=== Section Start ===
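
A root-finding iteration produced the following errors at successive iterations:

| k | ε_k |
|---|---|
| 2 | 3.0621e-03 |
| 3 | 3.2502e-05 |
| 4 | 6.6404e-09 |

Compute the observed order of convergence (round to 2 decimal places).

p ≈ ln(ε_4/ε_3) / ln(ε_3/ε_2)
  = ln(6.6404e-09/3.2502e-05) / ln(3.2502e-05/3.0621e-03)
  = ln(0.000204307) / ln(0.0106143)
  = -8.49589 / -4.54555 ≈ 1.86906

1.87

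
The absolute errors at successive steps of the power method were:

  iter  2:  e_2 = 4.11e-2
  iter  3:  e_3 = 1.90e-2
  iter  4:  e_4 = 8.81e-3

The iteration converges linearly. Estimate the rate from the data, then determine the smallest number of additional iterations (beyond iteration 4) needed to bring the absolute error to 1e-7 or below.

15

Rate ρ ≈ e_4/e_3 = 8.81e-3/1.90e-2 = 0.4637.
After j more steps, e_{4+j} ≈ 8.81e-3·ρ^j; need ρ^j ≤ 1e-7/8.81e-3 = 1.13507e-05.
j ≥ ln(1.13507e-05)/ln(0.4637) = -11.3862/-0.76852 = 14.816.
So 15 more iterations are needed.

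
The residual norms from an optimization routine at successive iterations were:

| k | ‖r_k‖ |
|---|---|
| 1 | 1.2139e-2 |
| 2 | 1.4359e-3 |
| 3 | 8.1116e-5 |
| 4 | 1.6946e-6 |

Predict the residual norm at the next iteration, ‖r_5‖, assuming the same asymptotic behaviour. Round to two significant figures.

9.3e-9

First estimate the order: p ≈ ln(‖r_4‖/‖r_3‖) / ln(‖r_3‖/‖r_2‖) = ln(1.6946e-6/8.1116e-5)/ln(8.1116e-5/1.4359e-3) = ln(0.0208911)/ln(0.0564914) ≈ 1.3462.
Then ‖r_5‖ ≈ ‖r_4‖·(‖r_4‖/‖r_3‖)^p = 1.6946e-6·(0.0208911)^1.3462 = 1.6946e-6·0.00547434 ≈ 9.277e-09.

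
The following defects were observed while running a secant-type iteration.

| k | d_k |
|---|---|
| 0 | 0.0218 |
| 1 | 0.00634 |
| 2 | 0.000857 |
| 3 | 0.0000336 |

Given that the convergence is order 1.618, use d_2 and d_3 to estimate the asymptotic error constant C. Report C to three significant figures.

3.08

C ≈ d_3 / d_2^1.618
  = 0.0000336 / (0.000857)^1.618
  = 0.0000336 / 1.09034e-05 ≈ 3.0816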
=== Section End ===
#### [Problem]
Each line above must be printed exactly as it appears.

#### [Output for this exercise]
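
A root-finding iteration produced the following errors at successive iterations:

| k | ε_k |
|---|---|
| 2 | 3.0621e-03 |
| 3 | 3.2502e-05 |
| 4 | 6.6404e-09 |

Compute the observed order of convergence (round to 2 decimal places).

p ≈ ln(ε_4/ε_3) / ln(ε_3/ε_2)
  = ln(6.6404e-09/3.2502e-05) / ln(3.2502e-05/3.0621e-03)
  = ln(0.000204307) / ln(0.0106143)
  = -8.49589 / -4.54555 ≈ 1.86906

1.87

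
The absolute errors at successive steps of the power method were:

  iter  2:  e_2 = 4.11e-2
  iter  3:  e_3 = 1.90e-2
  iter  4:  e_4 = 8.81e-3

The iteration converges linearly. Estimate the rate from the data, then determine the smallest number of additional iterations (beyond iteration 4) needed to bring the absolute error to 1e-7 or below.

15

Rate ρ ≈ e_4/e_3 = 8.81e-3/1.90e-2 = 0.4637.
After j more steps, e_{4+j} ≈ 8.81e-3·ρ^j; need ρ^j ≤ 1e-7/8.81e-3 = 1.13507e-05.
j ≥ ln(1.13507e-05)/ln(0.4637) = -11.3862/-0.76852 = 14.816.
So 15 more iterations are needed.

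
The residual norms from an optimization routine at successive iterations were:

| k | ‖r_k‖ |
|---|---|
| 1 | 1.2139e-2 |
| 2 | 1.4359e-3 |
| 3 | 8.1116e-5 |
| 4 | 1.6946e-6 |

Predict the residual norm at the next iteration, ‖r_5‖, assuming the same asymptotic behaviour. Round to two significant figures.

9.3e-9

First estimate the order: p ≈ ln(‖r_4‖/‖r_3‖) / ln(‖r_3‖/‖r_2‖) = ln(1.6946e-6/8.1116e-5)/ln(8.1116e-5/1.4359e-3) = ln(0.0208911)/ln(0.0564914) ≈ 1.3462.
Then ‖r_5‖ ≈ ‖r_4‖·(‖r_4‖/‖r_3‖)^p = 1.6946e-6·(0.0208911)^1.3462 = 1.6946e-6·0.00547434 ≈ 9.277e-09.

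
The following defects were observed while running a secant-type iteration.

| k | d_k |
|---|---|
| 0 | 0.0218 |
| 1 | 0.00634 |
| 2 | 0.000857 |
| 3 | 0.0000336 |

Given that the convergence is order 1.618, use d_2 and d_3 to estimate the asymptotic error constant C. Report C to three significant figures.

3.08

C ≈ d_3 / d_2^1.618
  = 0.0000336 / (0.000857)^1.618
  = 0.0000336 / 1.09034e-05 ≈ 3.0816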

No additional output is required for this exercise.